Task statement> Find and copy each line of the data that includes "with".
┌────────
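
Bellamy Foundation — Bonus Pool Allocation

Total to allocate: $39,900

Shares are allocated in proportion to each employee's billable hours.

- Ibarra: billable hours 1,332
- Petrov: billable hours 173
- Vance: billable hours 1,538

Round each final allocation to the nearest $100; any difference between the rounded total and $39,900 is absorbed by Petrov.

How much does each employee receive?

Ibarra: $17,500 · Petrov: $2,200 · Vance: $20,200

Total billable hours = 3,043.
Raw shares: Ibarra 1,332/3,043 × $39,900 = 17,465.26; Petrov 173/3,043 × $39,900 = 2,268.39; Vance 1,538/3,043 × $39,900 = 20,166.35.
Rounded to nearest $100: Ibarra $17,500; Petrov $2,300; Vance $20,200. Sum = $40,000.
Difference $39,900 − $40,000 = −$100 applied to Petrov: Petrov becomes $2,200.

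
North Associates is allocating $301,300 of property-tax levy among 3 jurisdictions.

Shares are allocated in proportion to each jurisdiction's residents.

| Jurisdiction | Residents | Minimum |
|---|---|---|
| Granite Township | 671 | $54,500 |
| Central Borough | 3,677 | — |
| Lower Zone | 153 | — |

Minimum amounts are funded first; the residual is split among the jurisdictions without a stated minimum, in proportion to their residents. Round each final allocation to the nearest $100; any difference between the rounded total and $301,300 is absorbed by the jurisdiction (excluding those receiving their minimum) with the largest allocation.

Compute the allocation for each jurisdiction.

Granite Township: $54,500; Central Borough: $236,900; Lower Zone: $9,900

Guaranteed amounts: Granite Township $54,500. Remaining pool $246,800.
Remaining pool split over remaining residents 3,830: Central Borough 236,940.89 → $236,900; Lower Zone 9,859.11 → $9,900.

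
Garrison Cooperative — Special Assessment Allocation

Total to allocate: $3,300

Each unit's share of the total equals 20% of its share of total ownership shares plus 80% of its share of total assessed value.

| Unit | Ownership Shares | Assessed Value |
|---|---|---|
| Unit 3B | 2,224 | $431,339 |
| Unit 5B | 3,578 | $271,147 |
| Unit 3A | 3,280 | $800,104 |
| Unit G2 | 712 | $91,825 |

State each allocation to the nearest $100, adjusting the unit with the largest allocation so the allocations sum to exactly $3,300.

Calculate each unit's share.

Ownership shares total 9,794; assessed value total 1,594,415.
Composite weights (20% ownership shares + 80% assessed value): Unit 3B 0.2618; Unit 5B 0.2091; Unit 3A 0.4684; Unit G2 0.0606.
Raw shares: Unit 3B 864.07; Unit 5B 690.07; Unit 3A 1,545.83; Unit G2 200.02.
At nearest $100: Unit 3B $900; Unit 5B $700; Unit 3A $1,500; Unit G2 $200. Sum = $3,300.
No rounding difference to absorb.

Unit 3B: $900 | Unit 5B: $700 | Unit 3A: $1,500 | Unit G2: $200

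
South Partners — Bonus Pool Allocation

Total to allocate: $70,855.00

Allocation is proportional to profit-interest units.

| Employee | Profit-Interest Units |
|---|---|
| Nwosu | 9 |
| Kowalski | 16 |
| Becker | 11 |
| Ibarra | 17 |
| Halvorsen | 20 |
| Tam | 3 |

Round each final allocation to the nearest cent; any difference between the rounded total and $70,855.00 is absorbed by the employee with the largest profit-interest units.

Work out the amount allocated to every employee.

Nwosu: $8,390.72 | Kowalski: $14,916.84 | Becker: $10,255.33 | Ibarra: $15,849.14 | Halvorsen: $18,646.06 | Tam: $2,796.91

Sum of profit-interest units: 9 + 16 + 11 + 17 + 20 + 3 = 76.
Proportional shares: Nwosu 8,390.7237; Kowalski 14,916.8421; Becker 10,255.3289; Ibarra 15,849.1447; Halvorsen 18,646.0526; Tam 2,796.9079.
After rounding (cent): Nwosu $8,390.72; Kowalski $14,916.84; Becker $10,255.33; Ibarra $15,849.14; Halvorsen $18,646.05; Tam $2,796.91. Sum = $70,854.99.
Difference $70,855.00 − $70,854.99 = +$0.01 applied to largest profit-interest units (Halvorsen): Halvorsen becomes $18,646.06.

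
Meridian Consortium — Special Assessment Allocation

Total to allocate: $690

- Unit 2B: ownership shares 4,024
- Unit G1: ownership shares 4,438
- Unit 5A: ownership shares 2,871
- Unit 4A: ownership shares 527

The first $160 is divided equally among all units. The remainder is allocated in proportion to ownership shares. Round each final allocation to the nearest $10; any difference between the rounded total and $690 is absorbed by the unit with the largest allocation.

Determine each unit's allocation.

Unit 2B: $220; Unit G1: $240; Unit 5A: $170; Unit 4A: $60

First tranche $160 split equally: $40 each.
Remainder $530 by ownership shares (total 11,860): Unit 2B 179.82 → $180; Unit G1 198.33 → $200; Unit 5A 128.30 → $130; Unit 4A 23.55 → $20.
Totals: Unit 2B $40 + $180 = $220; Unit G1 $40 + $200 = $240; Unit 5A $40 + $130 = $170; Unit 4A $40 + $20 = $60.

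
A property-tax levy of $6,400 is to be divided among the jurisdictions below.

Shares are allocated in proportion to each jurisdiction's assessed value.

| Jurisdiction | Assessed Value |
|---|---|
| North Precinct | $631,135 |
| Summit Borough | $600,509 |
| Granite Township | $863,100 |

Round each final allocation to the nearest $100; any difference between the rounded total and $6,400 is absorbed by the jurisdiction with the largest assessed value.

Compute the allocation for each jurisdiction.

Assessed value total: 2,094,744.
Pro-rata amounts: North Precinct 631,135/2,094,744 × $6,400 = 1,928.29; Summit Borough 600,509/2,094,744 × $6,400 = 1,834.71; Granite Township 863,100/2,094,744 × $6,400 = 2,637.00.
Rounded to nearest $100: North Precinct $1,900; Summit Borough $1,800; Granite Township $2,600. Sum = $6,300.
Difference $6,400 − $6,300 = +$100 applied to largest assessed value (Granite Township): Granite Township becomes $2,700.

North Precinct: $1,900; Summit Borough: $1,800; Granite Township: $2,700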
└────────
Exercise solution>
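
Minimum amounts are funded first; the residual is split among the jurisdictions without a stated minimum, in proportion to their residents. Round each final allocation to the nearest $100; any difference between the rounded total and $301,300 is absorbed by the jurisdiction (excluding those receiving their minimum) with the largest allocation.
State each allocation to the nearest $100, adjusting the unit with the largest allocation so the allocations sum to exactly $3,300.
Round each final allocation to the nearest cent; any difference between the rounded total and $70,855.00 is absorbed by the employee with the largest profit-interest units.
The first $160 is divided equally among all units. The remainder is allocated in proportion to ownership shares. Round each final allocation to the nearest $10; any difference between the rounded total and $690 is absorbed by the unit with the largest allocation.
Round each final allocation to the nearest $100; any difference between the rounded total and $6,400 is absorbed by the jurisdiction with the largest assessed value.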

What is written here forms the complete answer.